● **YOUR TASK**: Find every line in the records below that contains the word "drawn", and copy each such line.

● **Dataset items**:

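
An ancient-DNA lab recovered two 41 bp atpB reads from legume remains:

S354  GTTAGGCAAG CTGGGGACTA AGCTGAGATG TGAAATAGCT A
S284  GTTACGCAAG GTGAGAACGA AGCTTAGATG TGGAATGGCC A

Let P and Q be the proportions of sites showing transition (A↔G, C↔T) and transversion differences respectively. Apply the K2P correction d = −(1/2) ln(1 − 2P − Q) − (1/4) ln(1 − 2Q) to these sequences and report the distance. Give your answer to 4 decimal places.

Differing sites — 5:G/C (Tv); 11:C/G (Tv); 14:G/A (Ti); 16:G/A (Ti); 19:T/G (Tv); 25:G/T (Tv); 33:A/G (Ti); 37:A/G (Ti); 40:T/C (Ti).
Of the 9 differences, 5 transitions and 4 transversions over 41 sites: P = 5/41 = 0.121951, Q = 4/41 = 0.097561.
d = −0.5·ln(0.658537) − 0.25·ln(0.804878) = −0.5·(-0.417735) − 0.25·(-0.217065) = 0.2631.

0.2631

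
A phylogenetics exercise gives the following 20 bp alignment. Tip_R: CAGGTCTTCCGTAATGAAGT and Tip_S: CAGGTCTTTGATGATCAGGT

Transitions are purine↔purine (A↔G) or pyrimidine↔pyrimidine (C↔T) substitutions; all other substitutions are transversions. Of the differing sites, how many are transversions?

The sequences differ at positions 9 (C/T, transition), 10 (C/G, transversion), 11 (G/A, transition), 13 (A/G, transition), 16 (G/C, transversion), 18 (A/G, transition).
Of the 6 differences, 4 transitions and 2 transversions, so the answer is 2.

2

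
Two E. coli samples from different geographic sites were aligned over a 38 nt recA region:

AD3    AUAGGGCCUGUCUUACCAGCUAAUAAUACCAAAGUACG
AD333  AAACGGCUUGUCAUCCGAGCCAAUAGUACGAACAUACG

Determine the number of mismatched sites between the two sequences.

Mismatches occur at site 2 (U↔A), site 4 (G↔C), site 8 (C↔U), site 13 (U↔A), site 15 (A↔C), site 17 (C↔G), site 21 (U↔C), site 26 (A↔G), site 30 (C↔G), site 33 (A↔C), site 34 (G↔A).
That gives 11 mismatches out of 38 aligned sites, so the Hamming distance is 11.

11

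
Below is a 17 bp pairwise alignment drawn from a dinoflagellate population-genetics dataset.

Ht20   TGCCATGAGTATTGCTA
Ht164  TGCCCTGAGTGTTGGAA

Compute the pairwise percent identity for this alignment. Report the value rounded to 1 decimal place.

76.5%

Mismatches occur at site 5 (A↔C), site 11 (A↔G), site 15 (C↔G), site 16 (T↔A).
13 of the 17 sites match, so the percent identity is 13/17 × 100 = 76.5%.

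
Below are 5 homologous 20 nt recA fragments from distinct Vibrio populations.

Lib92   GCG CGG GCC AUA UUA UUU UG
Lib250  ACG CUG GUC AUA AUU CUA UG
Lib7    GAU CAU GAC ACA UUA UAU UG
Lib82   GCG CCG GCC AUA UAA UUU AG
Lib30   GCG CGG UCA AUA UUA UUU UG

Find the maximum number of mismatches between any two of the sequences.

12

Pairwise Hamming distances:
  Lib92 vs Lib250: 7
  Lib92 vs Lib7: 7
  Lib92 vs Lib82: 3
  Lib92 vs Lib30: 2
  Lib250 vs Lib7: 12
  Lib250 vs Lib82: 9
  Lib250 vs Lib30: 9
  Lib7 vs Lib82: 9
  Lib7 vs Lib30: 9
  Lib82 vs Lib30: 5
The largest is 12, between Lib250 and Lib7.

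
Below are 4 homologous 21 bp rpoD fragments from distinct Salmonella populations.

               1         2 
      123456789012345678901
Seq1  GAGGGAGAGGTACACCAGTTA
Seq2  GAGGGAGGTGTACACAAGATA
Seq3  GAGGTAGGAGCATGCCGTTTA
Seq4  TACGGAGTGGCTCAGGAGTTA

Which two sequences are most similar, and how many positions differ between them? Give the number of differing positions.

Pairwise Hamming distances:
  Seq1 vs Seq2: 4
  Seq1 vs Seq3: 8
  Seq1 vs Seq4: 7
  Seq2 vs Seq3: 9
  Seq2 vs Seq4: 9
  Seq3 vs Seq4: 12
The smallest is 4, between Seq1 and Seq2.

4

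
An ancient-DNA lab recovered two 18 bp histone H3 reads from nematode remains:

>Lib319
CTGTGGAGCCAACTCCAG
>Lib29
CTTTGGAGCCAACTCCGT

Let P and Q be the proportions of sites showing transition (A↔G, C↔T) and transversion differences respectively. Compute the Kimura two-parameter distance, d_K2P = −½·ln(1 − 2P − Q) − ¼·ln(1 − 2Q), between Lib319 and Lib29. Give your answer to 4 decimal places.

Mismatches occur at site 3 (G→T, transversion), site 17 (A→G, transition), site 18 (G→T, transversion).
Of the 3 differences, 1 transition and 2 transversions over 18 sites: P = 1/18 = 0.055556, Q = 2/18 = 0.111111.
d = −0.5·ln(0.777777) − 0.25·ln(0.777778) = −0.5·(-0.251315) − 0.25·(-0.251314) = 0.1885.

0.1885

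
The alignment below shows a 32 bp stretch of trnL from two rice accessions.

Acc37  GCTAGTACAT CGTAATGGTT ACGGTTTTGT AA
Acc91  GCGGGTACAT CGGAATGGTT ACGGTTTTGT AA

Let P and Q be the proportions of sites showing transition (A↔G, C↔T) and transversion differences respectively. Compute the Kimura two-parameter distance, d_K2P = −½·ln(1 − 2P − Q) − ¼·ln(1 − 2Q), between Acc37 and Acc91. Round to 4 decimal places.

0.1001

The sequences differ at positions 3 (T/G, transversion), 4 (A/G, transition), 13 (T/G, transversion).
Of the 3 differences, 1 transition and 2 transversions over 32 sites: P = 1/32 = 0.031250, Q = 2/32 = 0.062500.
d = −0.5·ln(0.875000) − 0.25·ln(0.875000) = −0.5·(-0.133531) − 0.25·(-0.133531) = 0.1001.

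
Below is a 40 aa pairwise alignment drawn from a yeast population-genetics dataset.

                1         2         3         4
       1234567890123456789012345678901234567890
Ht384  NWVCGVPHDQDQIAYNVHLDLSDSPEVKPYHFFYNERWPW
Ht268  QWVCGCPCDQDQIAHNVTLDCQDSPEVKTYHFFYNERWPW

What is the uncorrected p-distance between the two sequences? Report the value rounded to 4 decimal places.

0.2000

Mismatches occur at site 1 (N/Q), site 6 (V/C), site 8 (H/C), site 15 (Y/H), site 18 (H/T), site 21 (L/C), site 22 (S/Q), site 29 (P/T).
There are 8 differences over 40 sites, so p = 8/40 = 0.2000.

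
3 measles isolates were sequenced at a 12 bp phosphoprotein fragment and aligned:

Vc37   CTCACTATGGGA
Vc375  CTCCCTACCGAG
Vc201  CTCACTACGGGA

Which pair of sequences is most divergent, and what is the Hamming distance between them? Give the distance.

Pairwise Hamming distances:
  Vc37 vs Vc375: 5
  Vc37 vs Vc201: 1
  Vc375 vs Vc201: 4
The largest is 5, between Vc37 and Vc375.

5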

● **RESULT OF THIS TASK**:
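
Below is a 17 bp pairwise alignment drawn from a dinoflagellate population-genetics dataset.
Below is a 40 aa pairwise alignment drawn from a yeast population-genetics dataset.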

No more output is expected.